* _Task details_: Write out, from the entries below, exactly the lines that run between the lines holding "Consider a planetary stage: sun gear 14T, planet" and "Determine the exact angular-speed ratio ω_sun/ω_carrier", inclusive, and stop there.

* _Information shown_:
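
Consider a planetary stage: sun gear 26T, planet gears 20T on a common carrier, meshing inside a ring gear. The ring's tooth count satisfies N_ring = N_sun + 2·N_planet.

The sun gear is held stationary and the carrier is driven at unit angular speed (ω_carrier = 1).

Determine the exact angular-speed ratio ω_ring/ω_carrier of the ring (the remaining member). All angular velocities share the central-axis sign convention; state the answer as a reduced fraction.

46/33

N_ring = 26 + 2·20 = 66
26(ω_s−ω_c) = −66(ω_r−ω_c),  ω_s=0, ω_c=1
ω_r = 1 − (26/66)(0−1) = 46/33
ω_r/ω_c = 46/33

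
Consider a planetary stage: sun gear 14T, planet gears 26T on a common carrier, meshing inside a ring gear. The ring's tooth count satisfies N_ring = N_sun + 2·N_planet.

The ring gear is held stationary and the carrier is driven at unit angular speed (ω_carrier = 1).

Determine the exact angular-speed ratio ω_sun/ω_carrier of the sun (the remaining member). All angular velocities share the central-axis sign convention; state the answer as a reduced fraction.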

==

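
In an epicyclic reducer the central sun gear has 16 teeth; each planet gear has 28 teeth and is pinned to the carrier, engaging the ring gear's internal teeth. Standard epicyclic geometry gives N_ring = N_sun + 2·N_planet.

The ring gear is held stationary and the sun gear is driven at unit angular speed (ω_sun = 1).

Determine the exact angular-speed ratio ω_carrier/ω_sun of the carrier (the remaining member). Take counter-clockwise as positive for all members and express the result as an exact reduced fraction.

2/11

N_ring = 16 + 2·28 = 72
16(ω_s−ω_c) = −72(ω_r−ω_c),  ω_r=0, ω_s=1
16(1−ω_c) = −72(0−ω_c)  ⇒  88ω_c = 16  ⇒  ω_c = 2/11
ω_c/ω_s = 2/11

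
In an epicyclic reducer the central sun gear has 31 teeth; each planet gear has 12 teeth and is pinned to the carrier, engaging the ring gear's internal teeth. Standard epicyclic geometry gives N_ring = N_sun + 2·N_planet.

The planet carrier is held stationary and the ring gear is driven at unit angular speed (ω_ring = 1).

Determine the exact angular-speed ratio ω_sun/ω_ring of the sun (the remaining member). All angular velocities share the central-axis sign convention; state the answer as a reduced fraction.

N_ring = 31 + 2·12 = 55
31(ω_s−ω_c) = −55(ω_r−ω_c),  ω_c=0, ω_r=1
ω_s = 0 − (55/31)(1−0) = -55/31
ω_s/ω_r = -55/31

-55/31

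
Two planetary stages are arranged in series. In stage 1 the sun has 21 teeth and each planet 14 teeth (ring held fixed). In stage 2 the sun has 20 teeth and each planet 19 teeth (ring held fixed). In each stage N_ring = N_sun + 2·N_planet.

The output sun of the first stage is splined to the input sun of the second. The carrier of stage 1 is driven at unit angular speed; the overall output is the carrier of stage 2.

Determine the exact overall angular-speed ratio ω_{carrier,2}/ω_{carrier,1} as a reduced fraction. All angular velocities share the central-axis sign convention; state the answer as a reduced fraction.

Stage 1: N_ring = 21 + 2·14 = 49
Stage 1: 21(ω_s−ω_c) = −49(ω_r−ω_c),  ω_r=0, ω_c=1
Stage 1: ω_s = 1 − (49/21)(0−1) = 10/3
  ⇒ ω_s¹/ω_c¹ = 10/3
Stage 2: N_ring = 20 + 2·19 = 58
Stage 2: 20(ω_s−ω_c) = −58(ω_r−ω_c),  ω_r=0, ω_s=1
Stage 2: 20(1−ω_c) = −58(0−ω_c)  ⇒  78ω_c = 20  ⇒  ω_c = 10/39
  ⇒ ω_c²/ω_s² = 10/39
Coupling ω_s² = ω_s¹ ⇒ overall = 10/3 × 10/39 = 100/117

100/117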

* _Result of the exercise_:
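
Consider a planetary stage: sun gear 14T, planet gears 26T on a common carrier, meshing inside a ring gear. The ring's tooth count satisfies N_ring = N_sun + 2·N_planet.

The ring gear is held stationary and the carrier is driven at unit angular speed (ω_carrier = 1).

Determine the exact angular-speed ratio ω_sun/ω_carrier of the sun (the remaining member). All angular velocities share the central-axis sign convention; state the answer as a reduced fraction.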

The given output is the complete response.